## Problem to solve
Each entry that appears below should be restated exactly as it is.

[Stored items]
┌────────

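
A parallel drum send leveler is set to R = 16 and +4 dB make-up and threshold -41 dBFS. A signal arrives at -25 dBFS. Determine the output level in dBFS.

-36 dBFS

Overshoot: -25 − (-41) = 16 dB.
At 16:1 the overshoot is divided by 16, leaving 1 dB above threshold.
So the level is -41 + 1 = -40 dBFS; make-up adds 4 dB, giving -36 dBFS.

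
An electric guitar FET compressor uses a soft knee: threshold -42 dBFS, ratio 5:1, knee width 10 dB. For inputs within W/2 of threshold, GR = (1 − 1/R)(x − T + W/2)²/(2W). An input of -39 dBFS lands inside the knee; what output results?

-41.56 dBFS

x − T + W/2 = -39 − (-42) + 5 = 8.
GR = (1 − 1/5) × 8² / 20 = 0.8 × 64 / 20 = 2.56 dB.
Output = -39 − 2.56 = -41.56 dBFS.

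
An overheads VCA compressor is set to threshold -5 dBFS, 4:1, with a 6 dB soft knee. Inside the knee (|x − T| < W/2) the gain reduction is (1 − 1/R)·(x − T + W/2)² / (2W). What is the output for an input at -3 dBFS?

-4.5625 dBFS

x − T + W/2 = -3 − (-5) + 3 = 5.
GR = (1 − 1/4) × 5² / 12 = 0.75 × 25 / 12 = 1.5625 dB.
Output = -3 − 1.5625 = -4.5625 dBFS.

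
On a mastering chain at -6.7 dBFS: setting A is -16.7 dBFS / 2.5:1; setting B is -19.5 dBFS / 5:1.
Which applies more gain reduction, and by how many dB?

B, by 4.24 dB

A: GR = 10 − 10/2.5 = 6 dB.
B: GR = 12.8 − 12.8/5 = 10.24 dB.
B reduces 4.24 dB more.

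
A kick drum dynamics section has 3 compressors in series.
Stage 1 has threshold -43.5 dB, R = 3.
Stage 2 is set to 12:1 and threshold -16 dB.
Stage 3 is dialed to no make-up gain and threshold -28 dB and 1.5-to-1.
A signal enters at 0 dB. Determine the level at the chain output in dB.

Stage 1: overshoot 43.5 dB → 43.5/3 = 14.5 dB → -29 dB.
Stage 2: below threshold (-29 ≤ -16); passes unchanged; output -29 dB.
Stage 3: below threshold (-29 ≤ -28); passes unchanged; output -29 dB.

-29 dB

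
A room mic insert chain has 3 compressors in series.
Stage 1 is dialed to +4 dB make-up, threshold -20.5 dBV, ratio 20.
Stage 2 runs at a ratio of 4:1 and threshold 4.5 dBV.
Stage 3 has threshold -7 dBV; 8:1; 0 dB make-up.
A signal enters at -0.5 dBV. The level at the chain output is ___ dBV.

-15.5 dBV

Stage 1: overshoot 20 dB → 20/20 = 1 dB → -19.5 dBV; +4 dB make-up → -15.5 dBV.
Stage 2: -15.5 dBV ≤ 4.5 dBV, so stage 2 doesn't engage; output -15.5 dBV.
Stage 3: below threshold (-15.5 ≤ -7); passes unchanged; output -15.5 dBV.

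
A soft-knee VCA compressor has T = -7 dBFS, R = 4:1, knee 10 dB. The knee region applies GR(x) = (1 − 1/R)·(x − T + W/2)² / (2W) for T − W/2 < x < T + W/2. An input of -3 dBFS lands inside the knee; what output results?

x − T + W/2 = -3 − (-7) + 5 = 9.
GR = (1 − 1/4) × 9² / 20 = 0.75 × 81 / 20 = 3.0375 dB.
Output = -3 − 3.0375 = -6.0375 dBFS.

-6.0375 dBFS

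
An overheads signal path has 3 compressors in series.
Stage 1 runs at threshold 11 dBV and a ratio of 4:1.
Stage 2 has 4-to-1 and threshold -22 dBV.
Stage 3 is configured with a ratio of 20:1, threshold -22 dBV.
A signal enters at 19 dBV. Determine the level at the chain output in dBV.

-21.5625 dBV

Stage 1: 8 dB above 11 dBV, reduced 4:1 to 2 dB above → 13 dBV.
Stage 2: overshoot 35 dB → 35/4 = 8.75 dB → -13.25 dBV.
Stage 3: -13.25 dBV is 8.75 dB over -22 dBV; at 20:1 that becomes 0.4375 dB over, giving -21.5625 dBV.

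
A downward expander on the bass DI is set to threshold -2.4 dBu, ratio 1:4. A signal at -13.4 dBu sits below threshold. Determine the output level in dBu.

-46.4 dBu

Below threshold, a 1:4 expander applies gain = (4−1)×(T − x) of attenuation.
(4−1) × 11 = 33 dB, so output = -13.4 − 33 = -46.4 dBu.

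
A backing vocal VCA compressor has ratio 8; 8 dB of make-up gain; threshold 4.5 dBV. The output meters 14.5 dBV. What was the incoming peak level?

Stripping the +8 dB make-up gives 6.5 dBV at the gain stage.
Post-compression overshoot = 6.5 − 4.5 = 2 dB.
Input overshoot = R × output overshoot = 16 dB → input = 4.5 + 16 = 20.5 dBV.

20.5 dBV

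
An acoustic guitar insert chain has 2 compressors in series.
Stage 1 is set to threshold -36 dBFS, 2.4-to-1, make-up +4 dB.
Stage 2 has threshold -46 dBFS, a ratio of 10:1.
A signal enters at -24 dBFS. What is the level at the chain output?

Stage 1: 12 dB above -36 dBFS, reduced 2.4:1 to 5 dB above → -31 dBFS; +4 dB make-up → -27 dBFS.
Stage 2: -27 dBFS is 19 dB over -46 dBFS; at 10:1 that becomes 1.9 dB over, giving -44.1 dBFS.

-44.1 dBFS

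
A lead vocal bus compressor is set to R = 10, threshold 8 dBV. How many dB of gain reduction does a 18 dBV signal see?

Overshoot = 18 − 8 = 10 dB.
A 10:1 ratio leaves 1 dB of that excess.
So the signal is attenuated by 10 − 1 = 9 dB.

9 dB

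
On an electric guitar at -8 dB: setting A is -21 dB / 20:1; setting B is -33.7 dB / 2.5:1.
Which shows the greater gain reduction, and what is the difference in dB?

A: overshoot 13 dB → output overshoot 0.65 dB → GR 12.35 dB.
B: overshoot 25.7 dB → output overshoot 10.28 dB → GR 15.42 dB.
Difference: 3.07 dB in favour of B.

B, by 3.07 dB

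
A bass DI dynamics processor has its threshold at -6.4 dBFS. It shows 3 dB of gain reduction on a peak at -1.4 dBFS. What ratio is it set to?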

└────────

## Answer box
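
A parallel drum send leveler is set to R = 16 and +4 dB make-up and threshold -41 dBFS. A signal arrives at -25 dBFS. Determine the output level in dBFS.

-36 dBFS

Overshoot: -25 − (-41) = 16 dB.
At 16:1 the overshoot is divided by 16, leaving 1 dB above threshold.
So the level is -41 + 1 = -40 dBFS; make-up adds 4 dB, giving -36 dBFS.

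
An electric guitar FET compressor uses a soft knee: threshold -42 dBFS, ratio 5:1, knee width 10 dB. For inputs within W/2 of threshold, GR = (1 − 1/R)(x − T + W/2)²/(2W). An input of -39 dBFS lands inside the knee; what output results?

-41.56 dBFS

x − T + W/2 = -39 − (-42) + 5 = 8.
GR = (1 − 1/5) × 8² / 20 = 0.8 × 64 / 20 = 2.56 dB.
Output = -39 − 2.56 = -41.56 dBFS.

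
An overheads VCA compressor is set to threshold -5 dBFS, 4:1, with a 6 dB soft knee. Inside the knee (|x − T| < W/2) the gain reduction is (1 − 1/R)·(x − T + W/2)² / (2W). What is the output for an input at -3 dBFS?

-4.5625 dBFS

x − T + W/2 = -3 − (-5) + 3 = 5.
GR = (1 − 1/4) × 5² / 12 = 0.75 × 25 / 12 = 1.5625 dB.
Output = -3 − 1.5625 = -4.5625 dBFS.

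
On a mastering chain at -6.7 dBFS: setting A is -16.7 dBFS / 2.5:1; setting B is -19.5 dBFS / 5:1.
Which applies more gain reduction, and by how many dB?

B, by 4.24 dB

A: GR = 10 − 10/2.5 = 6 dB.
B: GR = 12.8 − 12.8/5 = 10.24 dB.
B reduces 4.24 dB more.

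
A kick drum dynamics section has 3 compressors in series.
Stage 1 has threshold -43.5 dB, R = 3.
Stage 2 is set to 12:1 and threshold -16 dB.
Stage 3 is dialed to no make-up gain and threshold -28 dB and 1.5-to-1.
A signal enters at 0 dB. Determine the level at the chain output in dB.

Stage 1: overshoot 43.5 dB → 43.5/3 = 14.5 dB → -29 dB.
Stage 2: below threshold (-29 ≤ -16); passes unchanged; output -29 dB.
Stage 3: below threshold (-29 ≤ -28); passes unchanged; output -29 dB.

-29 dB

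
A room mic insert chain has 3 compressors in series.
Stage 1 is dialed to +4 dB make-up, threshold -20.5 dBV, ratio 20.
Stage 2 runs at a ratio of 4:1 and threshold 4.5 dBV.
Stage 3 has threshold -7 dBV; 8:1; 0 dB make-up.
A signal enters at -0.5 dBV. The level at the chain output is ___ dBV.

-15.5 dBV

Stage 1: overshoot 20 dB → 20/20 = 1 dB → -19.5 dBV; +4 dB make-up → -15.5 dBV.
Stage 2: -15.5 dBV ≤ 4.5 dBV, so stage 2 doesn't engage; output -15.5 dBV.
Stage 3: below threshold (-15.5 ≤ -7); passes unchanged; output -15.5 dBV.

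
A soft-knee VCA compressor has T = -7 dBFS, R = 4:1, knee 10 dB. The knee region applies GR(x) = (1 − 1/R)·(x − T + W/2)² / (2W) for T − W/2 < x < T + W/2. An input of -3 dBFS lands inside the knee; what output results?

x − T + W/2 = -3 − (-7) + 5 = 9.
GR = (1 − 1/4) × 9² / 20 = 0.75 × 81 / 20 = 3.0375 dB.
Output = -3 − 3.0375 = -6.0375 dBFS.

-6.0375 dBFS

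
An overheads signal path has 3 compressors in series.
Stage 1 runs at threshold 11 dBV and a ratio of 4:1.
Stage 2 has 4-to-1 and threshold -22 dBV.
Stage 3 is configured with a ratio of 20:1, threshold -22 dBV.
A signal enters at 19 dBV. Determine the level at the chain output in dBV.

-21.5625 dBV

Stage 1: 8 dB above 11 dBV, reduced 4:1 to 2 dB above → 13 dBV.
Stage 2: overshoot 35 dB → 35/4 = 8.75 dB → -13.25 dBV.
Stage 3: -13.25 dBV is 8.75 dB over -22 dBV; at 20:1 that becomes 0.4375 dB over, giving -21.5625 dBV.

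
A downward expander on the bass DI is set to threshold -2.4 dBu, ratio 1:4. A signal at -13.4 dBu sits below threshold. Determine the output level in dBu.

-46.4 dBu

Below threshold, a 1:4 expander applies gain = (4−1)×(T − x) of attenuation.
(4−1) × 11 = 33 dB, so output = -13.4 − 33 = -46.4 dBu.

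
A backing vocal VCA compressor has ratio 8; 8 dB of make-up gain; threshold 4.5 dBV. The output meters 14.5 dBV. What was the incoming peak level?

Stripping the +8 dB make-up gives 6.5 dBV at the gain stage.
Post-compression overshoot = 6.5 − 4.5 = 2 dB.
Input overshoot = R × output overshoot = 16 dB → input = 4.5 + 16 = 20.5 dBV.

20.5 dBV

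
An acoustic guitar insert chain has 2 compressors in series.
Stage 1 is set to threshold -36 dBFS, 2.4-to-1, make-up +4 dB.
Stage 2 has threshold -46 dBFS, a ratio of 10:1.
A signal enters at -24 dBFS. What is the level at the chain output?

Stage 1: 12 dB above -36 dBFS, reduced 2.4:1 to 5 dB above → -31 dBFS; +4 dB make-up → -27 dBFS.
Stage 2: -27 dBFS is 19 dB over -46 dBFS; at 10:1 that becomes 1.9 dB over, giving -44.1 dBFS.

-44.1 dBFS

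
A lead vocal bus compressor is set to R = 10, threshold 8 dBV. How many dB of gain reduction does a 18 dBV signal see?

Overshoot = 18 − 8 = 10 dB.
A 10:1 ratio leaves 1 dB of that excess.
So the signal is attenuated by 10 − 1 = 9 dB.

9 dB

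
On an electric guitar at -8 dB: setting A is -21 dB / 20:1; setting B is -33.7 dB / 2.5:1.
Which shows the greater gain reduction, and what is the difference in dB?

A: overshoot 13 dB → output overshoot 0.65 dB → GR 12.35 dB.
B: overshoot 25.7 dB → output overshoot 10.28 dB → GR 15.42 dB.
Difference: 3.07 dB in favour of B.

B, by 3.07 dB

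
A bass DI dynamics processor has its threshold at -6.4 dBFS. It shows 3 dB of gain reduction on a peak at -1.4 dBFS. What ratio is it set to?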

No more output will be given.